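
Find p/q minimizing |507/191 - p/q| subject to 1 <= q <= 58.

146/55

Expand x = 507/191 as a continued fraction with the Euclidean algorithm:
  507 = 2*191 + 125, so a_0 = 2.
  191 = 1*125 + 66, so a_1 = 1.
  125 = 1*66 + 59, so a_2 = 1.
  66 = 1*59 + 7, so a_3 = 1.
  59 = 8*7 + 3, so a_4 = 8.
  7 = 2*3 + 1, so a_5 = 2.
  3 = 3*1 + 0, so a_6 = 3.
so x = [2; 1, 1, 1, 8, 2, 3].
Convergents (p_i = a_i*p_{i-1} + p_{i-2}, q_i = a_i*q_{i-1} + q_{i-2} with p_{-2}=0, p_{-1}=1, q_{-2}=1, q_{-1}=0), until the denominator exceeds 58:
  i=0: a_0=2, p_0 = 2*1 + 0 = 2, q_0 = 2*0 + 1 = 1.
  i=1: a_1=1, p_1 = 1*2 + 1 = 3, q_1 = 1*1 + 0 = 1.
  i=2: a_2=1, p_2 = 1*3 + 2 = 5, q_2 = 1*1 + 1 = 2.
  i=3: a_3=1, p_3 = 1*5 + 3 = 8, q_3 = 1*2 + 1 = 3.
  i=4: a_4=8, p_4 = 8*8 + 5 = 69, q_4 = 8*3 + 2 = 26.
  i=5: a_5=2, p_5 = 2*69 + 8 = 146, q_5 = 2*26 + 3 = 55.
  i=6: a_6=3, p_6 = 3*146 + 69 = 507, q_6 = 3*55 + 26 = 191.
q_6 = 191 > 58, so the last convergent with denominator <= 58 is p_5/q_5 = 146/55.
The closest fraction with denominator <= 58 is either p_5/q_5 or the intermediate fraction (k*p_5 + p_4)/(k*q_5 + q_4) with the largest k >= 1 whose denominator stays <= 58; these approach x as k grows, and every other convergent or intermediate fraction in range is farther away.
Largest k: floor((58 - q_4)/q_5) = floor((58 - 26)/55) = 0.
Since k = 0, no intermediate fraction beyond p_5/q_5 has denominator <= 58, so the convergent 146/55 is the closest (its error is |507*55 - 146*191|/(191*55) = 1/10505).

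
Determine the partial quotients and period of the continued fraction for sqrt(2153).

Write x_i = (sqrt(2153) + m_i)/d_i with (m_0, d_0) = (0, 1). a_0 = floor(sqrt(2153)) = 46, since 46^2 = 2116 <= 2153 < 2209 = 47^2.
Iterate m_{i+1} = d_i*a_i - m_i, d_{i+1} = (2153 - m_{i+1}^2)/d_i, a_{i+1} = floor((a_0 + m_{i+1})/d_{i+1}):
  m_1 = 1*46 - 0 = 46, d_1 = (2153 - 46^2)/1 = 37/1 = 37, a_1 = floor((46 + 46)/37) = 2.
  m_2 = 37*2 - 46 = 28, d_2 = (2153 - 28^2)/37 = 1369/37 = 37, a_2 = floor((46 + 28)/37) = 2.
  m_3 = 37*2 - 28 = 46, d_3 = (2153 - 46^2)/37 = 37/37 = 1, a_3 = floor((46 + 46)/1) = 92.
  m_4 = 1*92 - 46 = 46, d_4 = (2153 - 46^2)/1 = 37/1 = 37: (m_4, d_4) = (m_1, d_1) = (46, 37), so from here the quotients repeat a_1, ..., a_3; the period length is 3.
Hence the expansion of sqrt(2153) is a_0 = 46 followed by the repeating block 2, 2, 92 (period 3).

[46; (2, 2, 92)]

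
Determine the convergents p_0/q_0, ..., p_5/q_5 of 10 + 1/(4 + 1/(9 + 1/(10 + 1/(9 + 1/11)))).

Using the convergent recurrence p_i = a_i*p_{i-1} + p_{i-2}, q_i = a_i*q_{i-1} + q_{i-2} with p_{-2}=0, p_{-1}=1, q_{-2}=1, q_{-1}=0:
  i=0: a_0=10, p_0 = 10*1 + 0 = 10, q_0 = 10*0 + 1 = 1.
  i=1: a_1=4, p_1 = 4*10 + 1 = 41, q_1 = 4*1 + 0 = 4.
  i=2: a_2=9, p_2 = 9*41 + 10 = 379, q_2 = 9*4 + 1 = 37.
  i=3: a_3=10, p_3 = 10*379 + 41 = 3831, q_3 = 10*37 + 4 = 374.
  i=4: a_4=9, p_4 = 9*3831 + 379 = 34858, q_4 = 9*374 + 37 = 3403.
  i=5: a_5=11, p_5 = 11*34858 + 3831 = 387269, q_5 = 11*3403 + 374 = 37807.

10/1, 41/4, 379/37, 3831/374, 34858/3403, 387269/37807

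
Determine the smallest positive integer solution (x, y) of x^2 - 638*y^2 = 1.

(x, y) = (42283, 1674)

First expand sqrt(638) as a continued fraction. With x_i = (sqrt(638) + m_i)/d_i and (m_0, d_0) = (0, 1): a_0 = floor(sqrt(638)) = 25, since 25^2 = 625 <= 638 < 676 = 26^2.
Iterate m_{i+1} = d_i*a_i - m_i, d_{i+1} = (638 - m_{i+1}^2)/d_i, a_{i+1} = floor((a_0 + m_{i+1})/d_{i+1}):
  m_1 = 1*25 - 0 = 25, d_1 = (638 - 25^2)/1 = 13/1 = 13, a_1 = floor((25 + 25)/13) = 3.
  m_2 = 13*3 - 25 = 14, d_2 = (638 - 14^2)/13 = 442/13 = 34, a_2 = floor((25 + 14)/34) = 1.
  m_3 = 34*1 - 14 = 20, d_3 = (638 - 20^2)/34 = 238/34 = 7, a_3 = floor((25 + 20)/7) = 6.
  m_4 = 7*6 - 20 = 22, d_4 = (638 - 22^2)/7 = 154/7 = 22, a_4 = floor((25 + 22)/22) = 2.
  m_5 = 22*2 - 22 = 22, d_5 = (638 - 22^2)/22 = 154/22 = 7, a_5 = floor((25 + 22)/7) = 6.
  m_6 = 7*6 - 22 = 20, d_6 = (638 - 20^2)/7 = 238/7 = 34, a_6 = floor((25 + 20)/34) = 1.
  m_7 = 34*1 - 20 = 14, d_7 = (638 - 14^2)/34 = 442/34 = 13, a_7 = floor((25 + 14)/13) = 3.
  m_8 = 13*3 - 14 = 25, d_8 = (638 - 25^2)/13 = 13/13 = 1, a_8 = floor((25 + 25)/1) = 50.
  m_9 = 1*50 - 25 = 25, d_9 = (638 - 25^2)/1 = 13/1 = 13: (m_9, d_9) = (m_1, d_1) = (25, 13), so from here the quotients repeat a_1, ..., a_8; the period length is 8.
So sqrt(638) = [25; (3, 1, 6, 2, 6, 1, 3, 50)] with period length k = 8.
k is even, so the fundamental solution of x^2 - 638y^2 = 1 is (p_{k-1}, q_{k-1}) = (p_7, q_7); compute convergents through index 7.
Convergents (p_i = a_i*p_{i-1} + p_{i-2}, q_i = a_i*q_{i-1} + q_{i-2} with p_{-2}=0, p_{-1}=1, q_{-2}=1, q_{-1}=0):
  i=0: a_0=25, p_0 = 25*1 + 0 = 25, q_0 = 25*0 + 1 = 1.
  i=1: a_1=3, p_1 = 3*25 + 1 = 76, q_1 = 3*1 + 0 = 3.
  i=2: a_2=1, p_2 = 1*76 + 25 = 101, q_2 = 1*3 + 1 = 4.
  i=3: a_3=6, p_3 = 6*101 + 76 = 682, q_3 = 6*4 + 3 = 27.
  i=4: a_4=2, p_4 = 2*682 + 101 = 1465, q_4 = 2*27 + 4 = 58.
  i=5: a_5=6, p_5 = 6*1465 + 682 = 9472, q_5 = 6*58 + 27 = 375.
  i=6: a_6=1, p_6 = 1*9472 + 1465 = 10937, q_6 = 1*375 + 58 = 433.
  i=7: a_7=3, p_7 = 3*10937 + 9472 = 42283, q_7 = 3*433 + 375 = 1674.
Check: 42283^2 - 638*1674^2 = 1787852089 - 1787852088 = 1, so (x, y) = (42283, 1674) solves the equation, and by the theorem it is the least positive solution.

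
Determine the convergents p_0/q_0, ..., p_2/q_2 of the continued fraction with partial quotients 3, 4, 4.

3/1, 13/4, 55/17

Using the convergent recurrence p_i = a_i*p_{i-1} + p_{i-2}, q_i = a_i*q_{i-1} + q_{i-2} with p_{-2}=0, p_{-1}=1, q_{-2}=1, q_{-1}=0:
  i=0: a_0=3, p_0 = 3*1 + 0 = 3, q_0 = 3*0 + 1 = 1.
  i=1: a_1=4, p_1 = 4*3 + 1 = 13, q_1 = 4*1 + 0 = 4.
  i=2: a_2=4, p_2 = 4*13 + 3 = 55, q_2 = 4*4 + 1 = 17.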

**WORK TO BE COMPLETED:** Every line in the data that holds the string "closest" should be copied.

**EXERCISE SOLUTION:**
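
The closest fraction with denominator <= 58 is either p_5/q_5 or the intermediate fraction (k*p_5 + p_4)/(k*q_5 + q_4) with the largest k >= 1 whose denominator stays <= 58; these approach x as k grows, and every other convergent or intermediate fraction in range is farther away.
Since k = 0, no intermediate fraction beyond p_5/q_5 has denominator <= 58, so the convergent 146/55 is the closest (its error is |507*55 - 146*191|/(191*55) = 1/10505).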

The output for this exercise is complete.